[Collected data entries]
================================
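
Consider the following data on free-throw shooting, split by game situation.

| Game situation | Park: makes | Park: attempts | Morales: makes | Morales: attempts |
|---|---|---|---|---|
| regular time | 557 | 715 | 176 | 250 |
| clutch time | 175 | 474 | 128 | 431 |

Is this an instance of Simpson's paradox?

Regular time: Park 557/715 = 77.9%, Morales 176/250 = 70.4% → Park
Clutch time: Park 175/474 = 36.9%, Morales 128/431 = 29.7% → Park
Overall: Park 732/1189 = 61.6%, Morales 304/681 = 44.6% → Park
Park wins overall and in every game group — no reversal.

No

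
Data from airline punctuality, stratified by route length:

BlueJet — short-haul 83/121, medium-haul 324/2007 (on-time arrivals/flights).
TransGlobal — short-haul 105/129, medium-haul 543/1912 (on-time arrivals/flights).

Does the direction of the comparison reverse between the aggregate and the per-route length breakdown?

Short-haul: BlueJet 83/121 = 68.6%, TransGlobal 105/129 = 81.4% → TransGlobal
Medium-haul: BlueJet 324/2007 = 16.1%, TransGlobal 543/1912 = 28.4% → TransGlobal
Overall: BlueJet 407/2128 = 19.1%, TransGlobal 648/2041 = 31.7% → TransGlobal
TransGlobal wins overall and in every route group — no reversal.

No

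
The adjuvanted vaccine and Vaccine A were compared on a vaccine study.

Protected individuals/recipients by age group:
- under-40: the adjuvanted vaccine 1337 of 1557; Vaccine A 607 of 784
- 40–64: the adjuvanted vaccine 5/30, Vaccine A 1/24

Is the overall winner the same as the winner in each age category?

Under-40: the adjuvanted vaccine 1337/1557 = 85.9%, Vaccine A 607/784 = 77.4% → the adjuvanted vaccine
40–64: the adjuvanted vaccine 5/30 = 16.7%, Vaccine A 1/24 = 4.2% → the adjuvanted vaccine
Overall: the adjuvanted vaccine 1342/1587 = 84.6%, Vaccine A 608/808 = 75.2% → the adjuvanted vaccine
The adjuvanted vaccine wins overall and in every age group — no reversal.

Yes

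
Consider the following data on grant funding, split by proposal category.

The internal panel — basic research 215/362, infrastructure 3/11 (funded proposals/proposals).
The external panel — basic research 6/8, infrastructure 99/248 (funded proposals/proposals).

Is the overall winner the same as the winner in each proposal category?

No

Basic research: the internal panel 215/362 = 59.4%, the external panel 6/8 = 75.0% → the external panel
Infrastructure: the internal panel 3/11 = 27.3%, the external panel 99/248 = 39.9% → the external panel
Overall: the internal panel 218/373 = 58.4%, the external panel 105/256 = 41.0% → the internal panel
The external panel wins each proposal group but the internal panel wins overall — the comparison reverses. The external panel's proposals skew toward infrastructure, which has a lower base rate.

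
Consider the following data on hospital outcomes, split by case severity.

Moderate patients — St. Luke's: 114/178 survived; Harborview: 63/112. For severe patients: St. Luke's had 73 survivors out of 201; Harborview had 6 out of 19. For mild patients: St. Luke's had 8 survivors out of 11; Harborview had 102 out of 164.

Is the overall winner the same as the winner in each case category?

Moderate: St. Luke's 114/178 = 64.0%, Harborview 63/112 = 56.2% → St. Luke's
Severe: St. Luke's 73/201 = 36.3%, Harborview 6/19 = 31.6% → St. Luke's
Mild: St. Luke's 8/11 = 72.7%, Harborview 102/164 = 62.2% → St. Luke's
Overall: St. Luke's 195/390 = 50.0%, Harborview 171/295 = 58.0% → Harborview
St. Luke's wins each case group but Harborview wins overall — the comparison reverses. St. Luke's's patients skew toward severe, which has a lower base rate.

No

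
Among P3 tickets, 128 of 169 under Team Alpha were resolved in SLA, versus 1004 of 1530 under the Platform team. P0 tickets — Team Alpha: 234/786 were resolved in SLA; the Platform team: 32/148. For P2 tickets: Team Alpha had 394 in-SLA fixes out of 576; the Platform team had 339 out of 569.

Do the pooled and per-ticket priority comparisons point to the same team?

No

P3: Team Alpha 128/169 = 75.7%, the Platform team 1004/1530 = 65.6% → Team Alpha
P0: Team Alpha 234/786 = 29.8%, the Platform team 32/148 = 21.6% → Team Alpha
P2: Team Alpha 394/576 = 68.4%, the Platform team 339/569 = 59.6% → Team Alpha
Overall: Team Alpha 756/1531 = 49.4%, the Platform team 1375/2247 = 61.2% → the Platform team
Team Alpha wins each ticket group but the Platform team wins overall — the comparison reverses. Team Alpha's tickets skew toward P0, which has a lower base rate.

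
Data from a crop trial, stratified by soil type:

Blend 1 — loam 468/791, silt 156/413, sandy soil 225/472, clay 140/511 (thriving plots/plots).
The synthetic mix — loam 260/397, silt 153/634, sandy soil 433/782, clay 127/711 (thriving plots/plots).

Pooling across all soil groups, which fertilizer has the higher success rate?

Loam: Blend 1 468/791 = 59.2%, the synthetic mix 260/397 = 65.5% → the synthetic mix
Silt: Blend 1 156/413 = 37.8%, the synthetic mix 153/634 = 24.1% → Blend 1
Sandy soil: Blend 1 225/472 = 47.7%, the synthetic mix 433/782 = 55.4% → the synthetic mix
Clay: Blend 1 140/511 = 27.4%, the synthetic mix 127/711 = 17.9% → Blend 1
Overall: Blend 1 989/2187 = 45.2%, the synthetic mix 973/2524 = 38.5% → Blend 1
(Neither sweeps every soil group, but Blend 1 has the higher pooled rate.)

Blend 1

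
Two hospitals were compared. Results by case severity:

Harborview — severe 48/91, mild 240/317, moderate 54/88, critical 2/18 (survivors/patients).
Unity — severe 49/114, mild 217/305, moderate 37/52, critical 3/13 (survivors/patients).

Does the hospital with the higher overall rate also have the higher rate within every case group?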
================================
__TASK BRIEF__. The lines to extract from the data above begin with the line containing "- under-40: the" and end with the line containing "The external panel —". Extract them exactly, including both.

__RESPONSE FOR THIS EXERCISE__.
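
- under-40: the adjuvanted vaccine 1337 of 1557; Vaccine A 607 of 784
- 40–64: the adjuvanted vaccine 5/30, Vaccine A 1/24

Is the overall winner the same as the winner in each age category?

Under-40: the adjuvanted vaccine 1337/1557 = 85.9%, Vaccine A 607/784 = 77.4% → the adjuvanted vaccine
40–64: the adjuvanted vaccine 5/30 = 16.7%, Vaccine A 1/24 = 4.2% → the adjuvanted vaccine
Overall: the adjuvanted vaccine 1342/1587 = 84.6%, Vaccine A 608/808 = 75.2% → the adjuvanted vaccine
The adjuvanted vaccine wins overall and in every age group — no reversal.

Yes

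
Consider the following data on grant funding, split by proposal category.

The internal panel — basic research 215/362, infrastructure 3/11 (funded proposals/proposals).
The external panel — basic research 6/8, infrastructure 99/248 (funded proposals/proposals).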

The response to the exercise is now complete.